### Task objective
Below is a listing. Write out exactly its lines between the one holding "How many ways can we choose 6" and the one holding "In how many ways can a frog reach step 24", inclusive.

--- START ---

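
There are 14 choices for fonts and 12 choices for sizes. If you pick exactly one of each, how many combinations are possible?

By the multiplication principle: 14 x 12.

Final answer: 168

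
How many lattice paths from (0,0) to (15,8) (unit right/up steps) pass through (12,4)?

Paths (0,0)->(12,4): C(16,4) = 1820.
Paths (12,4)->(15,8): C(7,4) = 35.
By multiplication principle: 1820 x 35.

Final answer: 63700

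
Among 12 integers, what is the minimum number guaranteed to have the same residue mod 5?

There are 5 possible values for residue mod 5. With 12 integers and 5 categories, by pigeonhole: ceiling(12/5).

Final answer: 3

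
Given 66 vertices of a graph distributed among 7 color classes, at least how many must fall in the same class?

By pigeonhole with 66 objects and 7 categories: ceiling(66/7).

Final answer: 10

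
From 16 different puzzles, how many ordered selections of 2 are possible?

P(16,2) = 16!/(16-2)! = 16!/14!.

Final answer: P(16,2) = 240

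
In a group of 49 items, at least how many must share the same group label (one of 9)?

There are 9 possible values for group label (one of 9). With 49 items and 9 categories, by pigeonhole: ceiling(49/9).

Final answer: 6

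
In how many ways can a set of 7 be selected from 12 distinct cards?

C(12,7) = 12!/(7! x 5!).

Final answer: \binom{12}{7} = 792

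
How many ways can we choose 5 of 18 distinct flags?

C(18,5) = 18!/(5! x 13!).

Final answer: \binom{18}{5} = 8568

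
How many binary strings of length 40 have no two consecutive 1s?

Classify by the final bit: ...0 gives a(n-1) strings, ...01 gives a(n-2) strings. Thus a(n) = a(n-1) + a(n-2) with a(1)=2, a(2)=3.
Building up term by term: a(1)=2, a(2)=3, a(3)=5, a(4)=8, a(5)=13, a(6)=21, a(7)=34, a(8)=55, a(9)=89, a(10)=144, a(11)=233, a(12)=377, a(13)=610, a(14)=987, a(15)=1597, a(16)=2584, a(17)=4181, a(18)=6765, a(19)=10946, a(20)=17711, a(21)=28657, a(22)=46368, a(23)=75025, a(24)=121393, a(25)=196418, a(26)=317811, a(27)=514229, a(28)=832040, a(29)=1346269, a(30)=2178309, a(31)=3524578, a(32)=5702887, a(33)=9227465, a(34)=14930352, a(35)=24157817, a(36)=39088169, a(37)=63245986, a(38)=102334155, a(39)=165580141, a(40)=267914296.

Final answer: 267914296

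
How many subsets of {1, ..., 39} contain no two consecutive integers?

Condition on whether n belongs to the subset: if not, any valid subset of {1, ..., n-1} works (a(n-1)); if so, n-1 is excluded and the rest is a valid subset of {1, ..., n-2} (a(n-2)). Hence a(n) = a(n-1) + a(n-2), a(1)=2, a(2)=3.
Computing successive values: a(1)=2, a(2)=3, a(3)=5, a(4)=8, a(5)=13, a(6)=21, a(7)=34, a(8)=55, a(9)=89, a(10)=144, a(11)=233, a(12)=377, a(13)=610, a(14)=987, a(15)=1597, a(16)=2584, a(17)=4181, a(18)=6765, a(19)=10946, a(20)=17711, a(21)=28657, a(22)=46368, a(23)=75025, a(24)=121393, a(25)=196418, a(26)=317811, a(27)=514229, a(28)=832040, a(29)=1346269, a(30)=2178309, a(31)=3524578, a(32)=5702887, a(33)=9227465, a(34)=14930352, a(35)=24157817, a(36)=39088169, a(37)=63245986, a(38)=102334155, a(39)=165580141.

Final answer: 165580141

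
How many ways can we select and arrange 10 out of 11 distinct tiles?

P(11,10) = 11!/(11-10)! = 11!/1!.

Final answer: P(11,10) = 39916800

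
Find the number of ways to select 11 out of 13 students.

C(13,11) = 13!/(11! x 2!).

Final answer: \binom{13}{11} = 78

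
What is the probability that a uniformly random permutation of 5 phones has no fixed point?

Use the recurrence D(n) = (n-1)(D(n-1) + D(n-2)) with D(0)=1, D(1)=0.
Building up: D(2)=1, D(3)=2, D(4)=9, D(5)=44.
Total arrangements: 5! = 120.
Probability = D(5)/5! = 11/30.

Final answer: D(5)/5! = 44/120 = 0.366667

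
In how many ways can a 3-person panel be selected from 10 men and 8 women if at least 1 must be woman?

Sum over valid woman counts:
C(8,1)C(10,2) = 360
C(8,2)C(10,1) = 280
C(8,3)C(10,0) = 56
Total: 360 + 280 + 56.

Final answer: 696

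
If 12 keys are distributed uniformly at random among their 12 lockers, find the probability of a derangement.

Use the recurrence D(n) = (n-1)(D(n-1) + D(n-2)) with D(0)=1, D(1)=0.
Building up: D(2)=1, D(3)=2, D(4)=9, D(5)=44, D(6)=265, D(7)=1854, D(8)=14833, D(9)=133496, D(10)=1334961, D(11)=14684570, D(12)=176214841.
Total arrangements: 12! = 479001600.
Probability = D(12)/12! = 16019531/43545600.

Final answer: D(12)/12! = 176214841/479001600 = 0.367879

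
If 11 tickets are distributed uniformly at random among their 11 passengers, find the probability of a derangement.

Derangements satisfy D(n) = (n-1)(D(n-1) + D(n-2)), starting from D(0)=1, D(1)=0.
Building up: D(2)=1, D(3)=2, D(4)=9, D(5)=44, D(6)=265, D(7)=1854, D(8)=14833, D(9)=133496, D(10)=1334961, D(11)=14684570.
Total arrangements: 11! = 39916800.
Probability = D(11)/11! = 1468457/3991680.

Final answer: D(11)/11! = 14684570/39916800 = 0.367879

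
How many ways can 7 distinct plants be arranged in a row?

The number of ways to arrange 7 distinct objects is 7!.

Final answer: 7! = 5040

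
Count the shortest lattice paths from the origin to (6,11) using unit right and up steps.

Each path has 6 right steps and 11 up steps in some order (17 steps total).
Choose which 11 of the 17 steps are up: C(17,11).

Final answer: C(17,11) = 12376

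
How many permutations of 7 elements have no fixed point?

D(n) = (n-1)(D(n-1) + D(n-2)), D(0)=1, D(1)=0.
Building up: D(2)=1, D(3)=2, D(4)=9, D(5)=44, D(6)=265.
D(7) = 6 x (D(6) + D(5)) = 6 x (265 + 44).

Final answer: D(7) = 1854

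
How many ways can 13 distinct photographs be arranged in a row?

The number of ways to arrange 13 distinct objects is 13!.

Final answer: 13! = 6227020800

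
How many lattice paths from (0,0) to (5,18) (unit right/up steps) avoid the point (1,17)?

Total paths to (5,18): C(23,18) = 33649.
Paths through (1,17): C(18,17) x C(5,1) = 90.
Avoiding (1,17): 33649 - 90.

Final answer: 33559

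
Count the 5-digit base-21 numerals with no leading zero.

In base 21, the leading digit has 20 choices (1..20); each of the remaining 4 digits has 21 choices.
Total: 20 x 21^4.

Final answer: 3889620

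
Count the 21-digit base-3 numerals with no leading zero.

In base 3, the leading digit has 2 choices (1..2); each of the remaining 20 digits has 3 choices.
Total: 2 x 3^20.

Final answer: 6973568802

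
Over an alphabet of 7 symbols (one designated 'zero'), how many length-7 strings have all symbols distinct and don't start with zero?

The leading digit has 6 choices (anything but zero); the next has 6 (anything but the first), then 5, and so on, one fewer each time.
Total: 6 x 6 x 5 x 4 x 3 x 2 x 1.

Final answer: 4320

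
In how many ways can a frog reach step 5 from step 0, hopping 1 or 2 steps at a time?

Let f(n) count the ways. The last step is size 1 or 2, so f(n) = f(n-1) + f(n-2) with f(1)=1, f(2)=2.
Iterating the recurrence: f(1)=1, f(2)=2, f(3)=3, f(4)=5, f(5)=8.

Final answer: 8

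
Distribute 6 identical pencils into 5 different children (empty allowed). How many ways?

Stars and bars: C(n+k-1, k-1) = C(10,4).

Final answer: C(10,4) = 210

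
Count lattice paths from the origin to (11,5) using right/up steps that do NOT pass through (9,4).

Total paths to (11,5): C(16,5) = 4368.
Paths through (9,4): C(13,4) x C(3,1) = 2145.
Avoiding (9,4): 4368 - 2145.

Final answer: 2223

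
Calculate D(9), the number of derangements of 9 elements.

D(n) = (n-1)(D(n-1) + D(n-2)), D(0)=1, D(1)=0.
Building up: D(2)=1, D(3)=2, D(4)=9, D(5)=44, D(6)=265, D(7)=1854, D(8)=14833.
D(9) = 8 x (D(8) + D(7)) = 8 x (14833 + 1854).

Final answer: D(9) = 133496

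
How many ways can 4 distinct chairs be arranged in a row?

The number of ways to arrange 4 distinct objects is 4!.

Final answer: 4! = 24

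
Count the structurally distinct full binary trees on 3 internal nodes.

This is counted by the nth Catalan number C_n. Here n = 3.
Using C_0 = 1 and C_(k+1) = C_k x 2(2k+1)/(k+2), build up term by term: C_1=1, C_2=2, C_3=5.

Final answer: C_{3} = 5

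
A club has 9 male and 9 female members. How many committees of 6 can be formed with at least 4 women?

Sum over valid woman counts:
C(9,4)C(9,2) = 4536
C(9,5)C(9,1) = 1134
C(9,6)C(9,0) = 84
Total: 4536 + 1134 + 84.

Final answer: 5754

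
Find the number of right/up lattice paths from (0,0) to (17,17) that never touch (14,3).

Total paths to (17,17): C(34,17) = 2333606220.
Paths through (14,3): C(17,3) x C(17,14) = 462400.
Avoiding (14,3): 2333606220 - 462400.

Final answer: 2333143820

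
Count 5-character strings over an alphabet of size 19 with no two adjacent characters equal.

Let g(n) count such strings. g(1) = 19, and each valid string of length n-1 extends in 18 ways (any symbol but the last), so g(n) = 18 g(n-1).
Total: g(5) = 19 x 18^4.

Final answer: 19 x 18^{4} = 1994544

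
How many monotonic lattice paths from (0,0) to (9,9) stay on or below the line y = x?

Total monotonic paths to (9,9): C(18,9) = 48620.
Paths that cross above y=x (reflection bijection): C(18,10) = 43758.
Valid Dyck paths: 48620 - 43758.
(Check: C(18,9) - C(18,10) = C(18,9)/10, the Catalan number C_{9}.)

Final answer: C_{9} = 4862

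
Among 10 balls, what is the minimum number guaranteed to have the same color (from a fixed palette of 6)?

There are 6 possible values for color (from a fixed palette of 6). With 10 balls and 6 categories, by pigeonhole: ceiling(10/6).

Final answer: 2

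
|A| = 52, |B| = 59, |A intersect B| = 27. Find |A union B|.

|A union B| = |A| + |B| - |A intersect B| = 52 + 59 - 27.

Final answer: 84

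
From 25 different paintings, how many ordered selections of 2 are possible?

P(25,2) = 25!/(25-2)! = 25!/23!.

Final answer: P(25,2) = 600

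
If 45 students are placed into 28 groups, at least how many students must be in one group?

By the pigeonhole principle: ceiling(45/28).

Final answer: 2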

--- END ---
--- START ---

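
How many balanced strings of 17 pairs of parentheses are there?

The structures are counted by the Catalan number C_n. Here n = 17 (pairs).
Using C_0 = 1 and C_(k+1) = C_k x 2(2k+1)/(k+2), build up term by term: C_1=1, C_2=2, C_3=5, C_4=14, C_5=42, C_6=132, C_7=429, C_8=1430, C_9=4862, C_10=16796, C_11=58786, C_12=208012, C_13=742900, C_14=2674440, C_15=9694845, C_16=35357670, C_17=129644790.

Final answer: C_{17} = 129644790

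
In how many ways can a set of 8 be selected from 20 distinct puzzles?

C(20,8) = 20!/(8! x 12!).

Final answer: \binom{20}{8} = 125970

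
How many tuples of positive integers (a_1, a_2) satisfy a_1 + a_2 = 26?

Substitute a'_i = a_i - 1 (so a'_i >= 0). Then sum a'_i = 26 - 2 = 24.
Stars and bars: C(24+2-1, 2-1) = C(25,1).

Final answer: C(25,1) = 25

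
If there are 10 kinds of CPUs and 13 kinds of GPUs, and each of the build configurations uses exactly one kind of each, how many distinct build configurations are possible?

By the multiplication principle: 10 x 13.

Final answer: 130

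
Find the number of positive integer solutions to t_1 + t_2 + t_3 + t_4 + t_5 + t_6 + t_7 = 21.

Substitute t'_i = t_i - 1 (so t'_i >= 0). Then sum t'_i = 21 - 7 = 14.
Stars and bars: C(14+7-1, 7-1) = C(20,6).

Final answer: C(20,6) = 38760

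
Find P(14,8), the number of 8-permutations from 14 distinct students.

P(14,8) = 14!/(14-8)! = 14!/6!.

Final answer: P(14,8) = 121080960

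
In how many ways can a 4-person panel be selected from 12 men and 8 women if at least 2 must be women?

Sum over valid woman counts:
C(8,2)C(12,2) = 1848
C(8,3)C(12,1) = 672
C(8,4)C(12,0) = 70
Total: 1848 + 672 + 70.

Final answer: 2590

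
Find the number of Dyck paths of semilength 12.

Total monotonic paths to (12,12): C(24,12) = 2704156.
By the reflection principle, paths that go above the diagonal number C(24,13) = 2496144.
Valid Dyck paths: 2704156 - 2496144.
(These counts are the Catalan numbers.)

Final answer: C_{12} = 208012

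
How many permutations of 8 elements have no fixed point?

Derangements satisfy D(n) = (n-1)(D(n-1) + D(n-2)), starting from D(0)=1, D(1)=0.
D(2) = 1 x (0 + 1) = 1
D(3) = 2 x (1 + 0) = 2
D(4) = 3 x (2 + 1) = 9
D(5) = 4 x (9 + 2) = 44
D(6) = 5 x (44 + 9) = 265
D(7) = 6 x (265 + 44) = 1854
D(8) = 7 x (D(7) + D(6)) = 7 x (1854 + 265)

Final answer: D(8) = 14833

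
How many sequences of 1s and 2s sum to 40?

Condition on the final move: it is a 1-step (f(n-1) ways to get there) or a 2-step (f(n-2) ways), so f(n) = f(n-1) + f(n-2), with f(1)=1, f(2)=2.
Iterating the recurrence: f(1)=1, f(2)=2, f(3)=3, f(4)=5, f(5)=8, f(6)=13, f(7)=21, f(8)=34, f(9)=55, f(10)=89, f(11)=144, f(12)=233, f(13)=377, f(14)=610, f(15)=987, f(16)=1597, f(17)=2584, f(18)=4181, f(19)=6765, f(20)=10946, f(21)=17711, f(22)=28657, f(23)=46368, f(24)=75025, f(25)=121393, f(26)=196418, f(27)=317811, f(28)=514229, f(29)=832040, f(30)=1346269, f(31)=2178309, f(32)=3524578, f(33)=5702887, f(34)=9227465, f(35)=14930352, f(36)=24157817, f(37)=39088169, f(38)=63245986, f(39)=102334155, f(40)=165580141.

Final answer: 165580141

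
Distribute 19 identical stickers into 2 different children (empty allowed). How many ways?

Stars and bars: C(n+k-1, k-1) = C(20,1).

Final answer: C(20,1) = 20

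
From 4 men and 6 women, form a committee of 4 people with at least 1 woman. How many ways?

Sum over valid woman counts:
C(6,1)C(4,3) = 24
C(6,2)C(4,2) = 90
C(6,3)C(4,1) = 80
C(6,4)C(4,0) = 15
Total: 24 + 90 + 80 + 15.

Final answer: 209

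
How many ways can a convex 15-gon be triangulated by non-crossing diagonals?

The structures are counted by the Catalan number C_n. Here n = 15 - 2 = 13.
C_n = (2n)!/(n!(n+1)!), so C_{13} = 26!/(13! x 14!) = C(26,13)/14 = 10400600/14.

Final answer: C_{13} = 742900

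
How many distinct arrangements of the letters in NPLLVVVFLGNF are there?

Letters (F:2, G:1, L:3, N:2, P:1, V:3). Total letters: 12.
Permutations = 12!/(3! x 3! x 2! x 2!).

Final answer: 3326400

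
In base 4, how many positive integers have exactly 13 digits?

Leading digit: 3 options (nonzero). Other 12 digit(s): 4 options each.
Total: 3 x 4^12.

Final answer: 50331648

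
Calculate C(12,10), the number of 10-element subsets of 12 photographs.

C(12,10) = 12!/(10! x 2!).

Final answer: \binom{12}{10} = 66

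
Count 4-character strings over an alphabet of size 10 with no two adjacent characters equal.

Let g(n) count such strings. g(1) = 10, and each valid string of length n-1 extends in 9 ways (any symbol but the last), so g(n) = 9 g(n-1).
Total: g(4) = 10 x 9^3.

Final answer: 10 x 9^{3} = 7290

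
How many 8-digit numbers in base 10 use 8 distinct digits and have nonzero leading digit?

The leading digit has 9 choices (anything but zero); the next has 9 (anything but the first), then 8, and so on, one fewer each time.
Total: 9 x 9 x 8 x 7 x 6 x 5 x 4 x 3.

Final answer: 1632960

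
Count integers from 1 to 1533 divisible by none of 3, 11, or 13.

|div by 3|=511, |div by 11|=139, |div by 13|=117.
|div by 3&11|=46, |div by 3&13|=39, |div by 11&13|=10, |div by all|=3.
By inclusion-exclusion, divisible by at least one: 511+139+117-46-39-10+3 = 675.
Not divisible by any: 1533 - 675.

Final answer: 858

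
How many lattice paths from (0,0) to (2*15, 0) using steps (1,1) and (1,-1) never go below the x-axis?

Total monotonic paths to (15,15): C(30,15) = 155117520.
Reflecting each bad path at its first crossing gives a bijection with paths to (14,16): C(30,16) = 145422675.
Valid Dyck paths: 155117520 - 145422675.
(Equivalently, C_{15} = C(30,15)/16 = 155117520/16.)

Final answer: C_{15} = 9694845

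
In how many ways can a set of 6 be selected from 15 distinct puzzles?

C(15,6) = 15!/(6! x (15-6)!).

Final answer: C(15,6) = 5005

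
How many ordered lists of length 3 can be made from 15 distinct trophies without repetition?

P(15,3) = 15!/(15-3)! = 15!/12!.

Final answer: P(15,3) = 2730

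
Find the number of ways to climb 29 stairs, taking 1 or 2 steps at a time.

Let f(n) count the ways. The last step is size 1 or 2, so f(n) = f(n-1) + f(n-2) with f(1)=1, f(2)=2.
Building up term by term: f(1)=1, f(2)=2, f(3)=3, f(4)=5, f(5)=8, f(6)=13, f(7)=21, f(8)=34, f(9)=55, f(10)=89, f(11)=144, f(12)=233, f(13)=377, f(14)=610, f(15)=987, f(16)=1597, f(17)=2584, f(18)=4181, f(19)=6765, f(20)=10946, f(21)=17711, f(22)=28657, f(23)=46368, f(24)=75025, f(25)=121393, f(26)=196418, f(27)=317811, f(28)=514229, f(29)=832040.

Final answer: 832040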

--- END ---
--- START ---

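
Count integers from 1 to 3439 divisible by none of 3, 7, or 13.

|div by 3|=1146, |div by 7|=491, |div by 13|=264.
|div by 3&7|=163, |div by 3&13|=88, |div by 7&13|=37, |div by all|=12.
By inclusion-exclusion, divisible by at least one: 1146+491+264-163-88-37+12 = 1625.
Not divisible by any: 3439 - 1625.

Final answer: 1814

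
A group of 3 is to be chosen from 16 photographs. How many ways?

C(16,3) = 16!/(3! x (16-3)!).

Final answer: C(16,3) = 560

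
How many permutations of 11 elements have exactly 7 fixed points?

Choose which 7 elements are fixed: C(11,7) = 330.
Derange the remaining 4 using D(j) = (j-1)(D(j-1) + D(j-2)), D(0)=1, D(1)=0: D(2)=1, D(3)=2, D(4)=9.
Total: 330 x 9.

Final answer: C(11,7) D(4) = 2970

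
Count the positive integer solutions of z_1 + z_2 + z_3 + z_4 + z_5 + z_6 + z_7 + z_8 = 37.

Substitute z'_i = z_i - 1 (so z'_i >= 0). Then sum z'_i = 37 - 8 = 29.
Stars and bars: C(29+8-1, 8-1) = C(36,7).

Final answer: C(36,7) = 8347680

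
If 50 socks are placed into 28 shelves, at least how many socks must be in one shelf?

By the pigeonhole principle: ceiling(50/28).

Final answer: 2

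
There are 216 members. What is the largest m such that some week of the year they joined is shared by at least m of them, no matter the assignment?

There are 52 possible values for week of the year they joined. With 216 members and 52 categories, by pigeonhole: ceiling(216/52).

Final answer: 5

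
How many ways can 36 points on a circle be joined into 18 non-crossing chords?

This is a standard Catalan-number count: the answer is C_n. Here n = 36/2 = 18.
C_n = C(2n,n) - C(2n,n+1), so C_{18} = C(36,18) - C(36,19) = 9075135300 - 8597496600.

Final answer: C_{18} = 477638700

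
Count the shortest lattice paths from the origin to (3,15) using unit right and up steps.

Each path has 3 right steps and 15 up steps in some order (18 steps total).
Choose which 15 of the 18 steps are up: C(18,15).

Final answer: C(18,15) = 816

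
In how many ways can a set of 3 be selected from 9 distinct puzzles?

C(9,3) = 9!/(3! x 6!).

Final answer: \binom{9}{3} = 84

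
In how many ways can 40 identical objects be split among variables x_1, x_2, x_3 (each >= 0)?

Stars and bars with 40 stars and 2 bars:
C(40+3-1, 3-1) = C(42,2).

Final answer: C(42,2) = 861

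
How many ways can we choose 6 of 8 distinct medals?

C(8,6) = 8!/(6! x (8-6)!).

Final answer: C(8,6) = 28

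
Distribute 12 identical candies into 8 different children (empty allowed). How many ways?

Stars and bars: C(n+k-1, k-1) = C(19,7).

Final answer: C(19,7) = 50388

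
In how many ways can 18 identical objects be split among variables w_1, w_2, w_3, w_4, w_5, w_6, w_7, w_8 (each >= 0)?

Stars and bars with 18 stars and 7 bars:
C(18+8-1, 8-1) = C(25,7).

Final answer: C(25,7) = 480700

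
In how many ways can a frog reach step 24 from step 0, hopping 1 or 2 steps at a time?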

--- END ---

### Response area
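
How many ways can we choose 6 of 8 distinct medals?

C(8,6) = 8!/(6! x (8-6)!).

Final answer: C(8,6) = 28

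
Distribute 12 identical candies into 8 different children (empty allowed). How many ways?

Stars and bars: C(n+k-1, k-1) = C(19,7).

Final answer: C(19,7) = 50388

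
In how many ways can 18 identical objects be split among variables w_1, w_2, w_3, w_4, w_5, w_6, w_7, w_8 (each >= 0)?

Stars and bars with 18 stars and 7 bars:
C(18+8-1, 8-1) = C(25,7).

Final answer: C(25,7) = 480700

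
In how many ways can a frog reach step 24 from step 0, hopping 1 or 2 steps at a time?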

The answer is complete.